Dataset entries

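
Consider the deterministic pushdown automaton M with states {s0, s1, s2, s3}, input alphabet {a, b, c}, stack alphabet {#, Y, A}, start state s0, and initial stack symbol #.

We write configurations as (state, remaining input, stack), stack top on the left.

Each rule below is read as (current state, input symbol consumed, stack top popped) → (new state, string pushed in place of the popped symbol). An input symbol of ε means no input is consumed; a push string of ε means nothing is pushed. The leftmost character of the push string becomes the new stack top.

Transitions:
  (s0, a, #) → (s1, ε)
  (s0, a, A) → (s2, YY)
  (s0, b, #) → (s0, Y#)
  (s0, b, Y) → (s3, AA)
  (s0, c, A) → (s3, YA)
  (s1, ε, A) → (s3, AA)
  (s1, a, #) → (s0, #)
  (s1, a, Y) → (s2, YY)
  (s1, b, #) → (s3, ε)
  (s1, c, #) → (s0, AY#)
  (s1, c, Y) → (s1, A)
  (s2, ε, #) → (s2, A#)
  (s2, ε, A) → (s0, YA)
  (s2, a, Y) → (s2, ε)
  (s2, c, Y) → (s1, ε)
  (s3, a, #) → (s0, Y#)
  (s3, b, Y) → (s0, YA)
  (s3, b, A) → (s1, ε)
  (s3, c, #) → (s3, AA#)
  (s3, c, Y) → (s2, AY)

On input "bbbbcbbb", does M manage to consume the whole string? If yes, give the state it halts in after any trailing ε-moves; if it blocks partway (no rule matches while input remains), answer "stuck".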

--

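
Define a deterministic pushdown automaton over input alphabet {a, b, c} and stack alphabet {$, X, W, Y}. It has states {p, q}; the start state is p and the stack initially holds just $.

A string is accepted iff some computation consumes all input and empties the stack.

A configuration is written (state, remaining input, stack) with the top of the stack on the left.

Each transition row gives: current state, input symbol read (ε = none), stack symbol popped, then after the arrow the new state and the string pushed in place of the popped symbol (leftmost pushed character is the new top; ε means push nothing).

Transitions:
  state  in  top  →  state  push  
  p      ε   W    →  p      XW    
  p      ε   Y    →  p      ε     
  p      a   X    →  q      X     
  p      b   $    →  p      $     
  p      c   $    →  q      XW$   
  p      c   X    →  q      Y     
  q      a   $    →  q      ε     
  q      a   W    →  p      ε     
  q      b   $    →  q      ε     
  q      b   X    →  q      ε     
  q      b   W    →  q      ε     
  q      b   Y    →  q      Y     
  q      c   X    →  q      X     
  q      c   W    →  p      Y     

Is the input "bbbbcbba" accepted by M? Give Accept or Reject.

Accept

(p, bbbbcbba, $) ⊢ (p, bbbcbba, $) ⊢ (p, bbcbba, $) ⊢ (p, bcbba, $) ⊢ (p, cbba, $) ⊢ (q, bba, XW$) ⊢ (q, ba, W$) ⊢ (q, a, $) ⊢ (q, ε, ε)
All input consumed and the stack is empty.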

▶ Action item: Every line above from the line with "Consider the deterministic" to the line with "(s2, a, Y) → (s2, ε)" is wanted, ends included; write them out exactly and add no other line.

▶ Finished task:
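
Consider the deterministic pushdown automaton M with states {s0, s1, s2, s3}, input alphabet {a, b, c}, stack alphabet {#, Y, A}, start state s0, and initial stack symbol #.

We write configurations as (state, remaining input, stack), stack top on the left.

Each rule below is read as (current state, input symbol consumed, stack top popped) → (new state, string pushed in place of the popped symbol). An input symbol of ε means no input is consumed; a push string of ε means nothing is pushed. The leftmost character of the push string becomes the new stack top.

Transitions:
  (s0, a, #) → (s1, ε)
  (s0, a, A) → (s2, YY)
  (s0, b, #) → (s0, Y#)
  (s0, b, Y) → (s3, AA)
  (s0, c, A) → (s3, YA)
  (s1, ε, A) → (s3, AA)
  (s1, a, #) → (s0, #)
  (s1, a, Y) → (s2, YY)
  (s1, b, #) → (s3, ε)
  (s1, c, #) → (s0, AY#)
  (s1, c, Y) → (s1, A)
  (s2, ε, #) → (s2, A#)
  (s2, ε, A) → (s0, YA)
  (s2, a, Y) → (s2, ε)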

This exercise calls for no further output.